§ **Your objective**
Report every line from the following entries that contains the string "safety".
------------
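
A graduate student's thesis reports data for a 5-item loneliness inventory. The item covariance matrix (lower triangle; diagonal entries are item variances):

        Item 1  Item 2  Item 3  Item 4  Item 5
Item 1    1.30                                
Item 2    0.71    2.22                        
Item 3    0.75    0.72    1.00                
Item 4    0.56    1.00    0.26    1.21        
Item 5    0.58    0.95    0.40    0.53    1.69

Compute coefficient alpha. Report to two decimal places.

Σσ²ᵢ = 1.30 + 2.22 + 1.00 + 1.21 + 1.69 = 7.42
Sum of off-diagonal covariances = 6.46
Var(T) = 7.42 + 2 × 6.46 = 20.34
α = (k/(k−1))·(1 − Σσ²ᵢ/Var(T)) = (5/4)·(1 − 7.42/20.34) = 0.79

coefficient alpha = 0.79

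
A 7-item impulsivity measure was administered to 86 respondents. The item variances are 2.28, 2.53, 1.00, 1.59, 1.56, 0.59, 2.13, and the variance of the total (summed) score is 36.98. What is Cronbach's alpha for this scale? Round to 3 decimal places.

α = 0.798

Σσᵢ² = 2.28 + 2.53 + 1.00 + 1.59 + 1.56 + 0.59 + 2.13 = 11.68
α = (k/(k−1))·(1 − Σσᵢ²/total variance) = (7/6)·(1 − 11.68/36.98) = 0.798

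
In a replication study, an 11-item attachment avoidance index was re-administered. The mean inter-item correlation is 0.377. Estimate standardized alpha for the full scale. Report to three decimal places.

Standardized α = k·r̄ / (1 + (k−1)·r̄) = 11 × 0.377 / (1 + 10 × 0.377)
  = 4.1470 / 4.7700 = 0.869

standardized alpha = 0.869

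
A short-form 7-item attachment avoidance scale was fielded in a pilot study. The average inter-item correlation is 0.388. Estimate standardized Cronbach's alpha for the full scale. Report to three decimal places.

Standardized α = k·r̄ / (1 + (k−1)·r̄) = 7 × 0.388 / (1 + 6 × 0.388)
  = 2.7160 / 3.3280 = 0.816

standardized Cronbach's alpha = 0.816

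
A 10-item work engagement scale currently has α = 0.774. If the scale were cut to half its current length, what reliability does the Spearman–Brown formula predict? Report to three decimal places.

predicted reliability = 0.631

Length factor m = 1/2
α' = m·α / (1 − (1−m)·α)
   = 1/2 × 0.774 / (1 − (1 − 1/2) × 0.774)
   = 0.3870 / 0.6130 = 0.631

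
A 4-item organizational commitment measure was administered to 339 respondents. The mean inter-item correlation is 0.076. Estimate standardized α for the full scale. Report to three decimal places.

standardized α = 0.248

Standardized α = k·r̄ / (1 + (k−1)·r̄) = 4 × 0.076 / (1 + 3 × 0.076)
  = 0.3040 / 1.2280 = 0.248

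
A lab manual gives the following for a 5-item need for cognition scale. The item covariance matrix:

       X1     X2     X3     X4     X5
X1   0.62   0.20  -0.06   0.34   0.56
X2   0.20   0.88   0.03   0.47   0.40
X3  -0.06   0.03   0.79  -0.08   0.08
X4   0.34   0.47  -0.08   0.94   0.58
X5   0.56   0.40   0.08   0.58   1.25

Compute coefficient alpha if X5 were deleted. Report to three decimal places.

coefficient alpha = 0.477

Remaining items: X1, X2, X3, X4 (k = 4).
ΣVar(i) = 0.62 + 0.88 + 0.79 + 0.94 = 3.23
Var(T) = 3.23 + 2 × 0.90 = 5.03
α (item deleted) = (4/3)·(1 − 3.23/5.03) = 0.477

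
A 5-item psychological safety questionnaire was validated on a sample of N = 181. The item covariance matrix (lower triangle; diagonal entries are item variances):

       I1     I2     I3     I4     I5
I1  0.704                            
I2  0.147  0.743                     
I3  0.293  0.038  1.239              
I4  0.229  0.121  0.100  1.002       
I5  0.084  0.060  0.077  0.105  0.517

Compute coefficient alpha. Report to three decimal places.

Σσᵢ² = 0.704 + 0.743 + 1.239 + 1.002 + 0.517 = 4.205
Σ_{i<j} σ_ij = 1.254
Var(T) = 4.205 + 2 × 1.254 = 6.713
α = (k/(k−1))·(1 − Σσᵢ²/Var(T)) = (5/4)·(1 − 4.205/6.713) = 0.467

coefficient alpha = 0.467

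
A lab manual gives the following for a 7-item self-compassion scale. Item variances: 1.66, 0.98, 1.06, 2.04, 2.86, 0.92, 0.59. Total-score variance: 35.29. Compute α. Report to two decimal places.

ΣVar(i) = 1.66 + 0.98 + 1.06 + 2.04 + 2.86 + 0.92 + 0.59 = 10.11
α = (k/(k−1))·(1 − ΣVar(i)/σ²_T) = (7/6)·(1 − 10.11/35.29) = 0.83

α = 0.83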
------------
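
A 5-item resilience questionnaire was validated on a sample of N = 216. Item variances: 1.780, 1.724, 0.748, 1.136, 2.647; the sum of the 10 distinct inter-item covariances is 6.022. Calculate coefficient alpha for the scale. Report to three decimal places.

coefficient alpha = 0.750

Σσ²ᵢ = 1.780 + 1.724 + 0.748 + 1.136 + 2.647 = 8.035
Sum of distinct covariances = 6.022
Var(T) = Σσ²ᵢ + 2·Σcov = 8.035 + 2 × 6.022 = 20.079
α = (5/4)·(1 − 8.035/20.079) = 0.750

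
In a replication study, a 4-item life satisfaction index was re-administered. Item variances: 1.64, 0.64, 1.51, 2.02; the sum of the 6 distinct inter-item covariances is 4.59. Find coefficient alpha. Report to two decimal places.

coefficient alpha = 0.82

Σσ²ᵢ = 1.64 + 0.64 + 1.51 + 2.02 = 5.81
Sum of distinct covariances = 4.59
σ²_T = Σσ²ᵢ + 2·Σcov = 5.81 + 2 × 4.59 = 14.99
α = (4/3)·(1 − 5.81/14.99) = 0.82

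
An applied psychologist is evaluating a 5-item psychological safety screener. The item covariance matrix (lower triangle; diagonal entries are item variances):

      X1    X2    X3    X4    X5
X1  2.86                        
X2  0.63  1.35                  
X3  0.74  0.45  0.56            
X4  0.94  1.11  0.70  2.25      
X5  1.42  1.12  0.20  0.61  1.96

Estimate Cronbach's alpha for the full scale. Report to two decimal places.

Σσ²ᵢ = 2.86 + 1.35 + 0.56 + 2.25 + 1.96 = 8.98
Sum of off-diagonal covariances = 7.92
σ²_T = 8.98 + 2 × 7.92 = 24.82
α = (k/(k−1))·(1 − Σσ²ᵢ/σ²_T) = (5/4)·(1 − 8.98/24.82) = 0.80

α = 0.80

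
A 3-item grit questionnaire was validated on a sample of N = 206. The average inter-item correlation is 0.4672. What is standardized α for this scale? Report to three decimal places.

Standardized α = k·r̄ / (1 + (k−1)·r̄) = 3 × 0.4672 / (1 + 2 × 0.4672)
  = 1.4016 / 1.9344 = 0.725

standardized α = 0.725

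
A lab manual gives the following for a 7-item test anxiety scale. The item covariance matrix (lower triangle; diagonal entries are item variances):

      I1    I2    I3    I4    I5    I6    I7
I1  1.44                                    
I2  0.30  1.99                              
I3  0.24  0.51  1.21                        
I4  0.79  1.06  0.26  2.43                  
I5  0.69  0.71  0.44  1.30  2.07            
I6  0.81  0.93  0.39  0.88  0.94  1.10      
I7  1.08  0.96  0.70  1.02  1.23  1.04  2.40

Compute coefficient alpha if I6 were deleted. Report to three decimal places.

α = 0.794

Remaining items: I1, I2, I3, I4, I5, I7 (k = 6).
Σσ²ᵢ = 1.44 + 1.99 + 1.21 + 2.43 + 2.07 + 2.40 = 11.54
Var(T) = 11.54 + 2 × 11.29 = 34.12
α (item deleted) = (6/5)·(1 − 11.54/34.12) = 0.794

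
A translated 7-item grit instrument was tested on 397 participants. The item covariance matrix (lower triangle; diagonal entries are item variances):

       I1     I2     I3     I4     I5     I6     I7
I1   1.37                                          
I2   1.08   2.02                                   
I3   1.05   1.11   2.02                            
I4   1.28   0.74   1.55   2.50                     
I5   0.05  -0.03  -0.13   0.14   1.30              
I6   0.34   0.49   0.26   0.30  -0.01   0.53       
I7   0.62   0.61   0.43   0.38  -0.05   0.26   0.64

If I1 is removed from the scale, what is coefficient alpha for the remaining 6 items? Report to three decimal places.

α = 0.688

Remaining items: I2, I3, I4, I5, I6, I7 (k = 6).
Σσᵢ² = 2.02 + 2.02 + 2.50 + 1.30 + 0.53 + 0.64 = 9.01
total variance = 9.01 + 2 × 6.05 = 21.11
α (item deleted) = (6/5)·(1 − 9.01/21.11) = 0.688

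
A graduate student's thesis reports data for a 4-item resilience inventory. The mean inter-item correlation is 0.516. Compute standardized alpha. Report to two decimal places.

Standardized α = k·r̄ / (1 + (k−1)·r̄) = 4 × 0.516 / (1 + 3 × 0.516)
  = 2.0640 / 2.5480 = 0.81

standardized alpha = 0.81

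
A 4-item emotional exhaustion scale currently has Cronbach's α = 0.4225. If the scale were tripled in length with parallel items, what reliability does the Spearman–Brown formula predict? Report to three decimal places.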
------------
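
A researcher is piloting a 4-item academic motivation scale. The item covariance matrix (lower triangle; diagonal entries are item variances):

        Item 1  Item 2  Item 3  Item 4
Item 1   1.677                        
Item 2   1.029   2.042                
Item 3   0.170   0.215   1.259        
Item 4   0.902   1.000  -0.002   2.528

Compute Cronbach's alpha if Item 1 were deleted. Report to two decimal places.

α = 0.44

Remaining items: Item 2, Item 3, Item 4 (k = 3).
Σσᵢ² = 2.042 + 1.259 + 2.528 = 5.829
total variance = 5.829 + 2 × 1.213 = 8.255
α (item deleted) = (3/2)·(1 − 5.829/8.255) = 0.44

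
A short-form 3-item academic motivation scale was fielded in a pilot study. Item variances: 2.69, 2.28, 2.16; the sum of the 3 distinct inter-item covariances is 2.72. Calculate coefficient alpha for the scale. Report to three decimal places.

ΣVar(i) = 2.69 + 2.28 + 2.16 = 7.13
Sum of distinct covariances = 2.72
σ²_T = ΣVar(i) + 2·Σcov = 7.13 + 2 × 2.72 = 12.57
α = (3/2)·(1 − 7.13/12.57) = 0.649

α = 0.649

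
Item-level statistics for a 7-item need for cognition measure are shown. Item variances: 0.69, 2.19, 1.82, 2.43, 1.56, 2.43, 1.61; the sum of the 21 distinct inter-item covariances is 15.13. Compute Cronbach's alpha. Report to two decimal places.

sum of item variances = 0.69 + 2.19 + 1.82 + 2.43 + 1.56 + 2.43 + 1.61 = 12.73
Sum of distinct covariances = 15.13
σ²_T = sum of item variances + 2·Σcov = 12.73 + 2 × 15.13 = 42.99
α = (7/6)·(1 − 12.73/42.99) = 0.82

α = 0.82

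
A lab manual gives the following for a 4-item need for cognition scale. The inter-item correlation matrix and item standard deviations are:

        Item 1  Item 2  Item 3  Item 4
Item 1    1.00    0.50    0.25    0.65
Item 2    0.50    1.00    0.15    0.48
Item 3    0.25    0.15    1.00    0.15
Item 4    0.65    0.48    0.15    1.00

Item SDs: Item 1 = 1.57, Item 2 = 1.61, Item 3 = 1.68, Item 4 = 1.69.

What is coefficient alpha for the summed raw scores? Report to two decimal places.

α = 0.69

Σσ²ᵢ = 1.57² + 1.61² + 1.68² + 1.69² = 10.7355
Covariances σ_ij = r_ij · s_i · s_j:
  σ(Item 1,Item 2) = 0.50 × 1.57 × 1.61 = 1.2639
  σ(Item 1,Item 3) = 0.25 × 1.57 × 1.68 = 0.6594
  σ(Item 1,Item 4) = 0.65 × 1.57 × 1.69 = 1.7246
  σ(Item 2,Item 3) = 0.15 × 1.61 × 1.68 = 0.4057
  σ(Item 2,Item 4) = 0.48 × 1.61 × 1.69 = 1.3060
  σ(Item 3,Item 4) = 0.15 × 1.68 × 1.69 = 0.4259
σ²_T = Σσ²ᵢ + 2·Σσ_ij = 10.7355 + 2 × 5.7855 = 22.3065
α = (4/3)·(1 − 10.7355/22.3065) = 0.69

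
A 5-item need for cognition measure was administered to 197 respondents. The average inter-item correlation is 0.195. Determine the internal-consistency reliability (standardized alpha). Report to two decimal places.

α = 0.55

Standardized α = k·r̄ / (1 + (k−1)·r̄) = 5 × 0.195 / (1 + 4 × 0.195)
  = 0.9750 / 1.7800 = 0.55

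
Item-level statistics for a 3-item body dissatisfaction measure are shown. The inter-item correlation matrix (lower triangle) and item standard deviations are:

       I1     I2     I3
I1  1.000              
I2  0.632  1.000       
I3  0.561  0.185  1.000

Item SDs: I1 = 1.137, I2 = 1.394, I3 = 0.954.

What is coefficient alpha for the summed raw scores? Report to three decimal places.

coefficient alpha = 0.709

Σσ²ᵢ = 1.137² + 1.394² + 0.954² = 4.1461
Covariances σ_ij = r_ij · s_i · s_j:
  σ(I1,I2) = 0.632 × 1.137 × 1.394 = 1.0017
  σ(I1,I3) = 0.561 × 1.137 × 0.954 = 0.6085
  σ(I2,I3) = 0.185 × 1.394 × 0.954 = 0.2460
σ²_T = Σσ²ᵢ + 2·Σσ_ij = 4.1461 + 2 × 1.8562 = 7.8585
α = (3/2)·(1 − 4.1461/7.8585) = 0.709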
------------
§ **Response to this task**
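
A 5-item psychological safety questionnaire was validated on a sample of N = 181. The item covariance matrix (lower triangle; diagonal entries are item variances):
An applied psychologist is evaluating a 5-item psychological safety screener. The item covariance matrix (lower triangle; diagonal entries are item variances):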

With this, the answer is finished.